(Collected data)
══════
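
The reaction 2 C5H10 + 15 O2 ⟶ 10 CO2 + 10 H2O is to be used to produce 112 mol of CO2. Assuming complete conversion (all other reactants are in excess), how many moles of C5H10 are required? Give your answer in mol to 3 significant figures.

n(CO2) = 112.0 mol
n(C5H10) = (2/10) × 112.0 = 22.40 mol

22.4 mol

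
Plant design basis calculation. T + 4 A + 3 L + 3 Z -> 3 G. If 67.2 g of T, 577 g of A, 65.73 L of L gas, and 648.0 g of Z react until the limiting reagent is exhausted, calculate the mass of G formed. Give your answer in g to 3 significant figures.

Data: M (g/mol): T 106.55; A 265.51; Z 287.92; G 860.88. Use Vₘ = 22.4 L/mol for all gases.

n(T) = 67.20 / 106.55 = 0.6307 mol
n(A) = 577.0 / 265.51 = 2.173 mol
n(L) = 65.73 / 22.4 = 2.934 mol
n(Z) = 648.0 / 287.92 = 2.251 mol
n/ν → T: 0.6307, A: 0.5433, L: 0.9780, Z: 0.7503; A is limiting.
n(G) = (3/4) × 2.173 = 1.630 mol
mass = 1.630 × 860.88 = 1403 g

1400 g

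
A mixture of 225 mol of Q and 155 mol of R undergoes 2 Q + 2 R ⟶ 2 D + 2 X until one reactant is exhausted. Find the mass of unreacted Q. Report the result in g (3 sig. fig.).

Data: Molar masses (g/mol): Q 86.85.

n(Q) = 225.0 mol
n(R) = 155.0 mol
n/ν → Q: 112.5, R: 77.50; R is limiting.
Q consumed = (2/2) × 155.0 = 155.0 mol
Q remaining = 225.0 − 155.0 = 70.00 mol
mass = 70.00 × 86.85 = 6080 g

6080 g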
══════
Write down every record shown above precisely.

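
The reaction 2 C5H10 + 15 O2 ⟶ 10 CO2 + 10 H2O is to be used to produce 112 mol of CO2. Assuming complete conversion (all other reactants are in excess), how many moles of C5H10 are required? Give your answer in mol to 3 significant figures.

n(CO2) = 112.0 mol
n(C5H10) = (2/10) × 112.0 = 22.40 mol

22.4 mol

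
Plant design basis calculation. T + 4 A + 3 L + 3 Z -> 3 G. If 67.2 g of T, 577 g of A, 65.73 L of L gas, and 648.0 g of Z react until the limiting reagent is exhausted, calculate the mass of G formed. Give your answer in g to 3 significant figures.

Data: M (g/mol): T 106.55; A 265.51; Z 287.92; G 860.88. Use Vₘ = 22.4 L/mol for all gases.

n(T) = 67.20 / 106.55 = 0.6307 mol
n(A) = 577.0 / 265.51 = 2.173 mol
n(L) = 65.73 / 22.4 = 2.934 mol
n(Z) = 648.0 / 287.92 = 2.251 mol
n/ν → T: 0.6307, A: 0.5433, L: 0.9780, Z: 0.7503; A is limiting.
n(G) = (3/4) × 2.173 = 1.630 mol
mass = 1.630 × 860.88 = 1403 g

1400 g

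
A mixture of 225 mol of Q and 155 mol of R undergoes 2 Q + 2 R ⟶ 2 D + 2 X until one reactant is exhausted. Find the mass of unreacted Q. Report the result in g (3 sig. fig.).

Data: Molar masses (g/mol): Q 86.85.

n(Q) = 225.0 mol
n(R) = 155.0 mol
n/ν → Q: 112.5, R: 77.50; R is limiting.
Q consumed = (2/2) × 155.0 = 155.0 mol
Q remaining = 225.0 − 155.0 = 70.00 mol
mass = 70.00 × 86.85 = 6080 g

6080 g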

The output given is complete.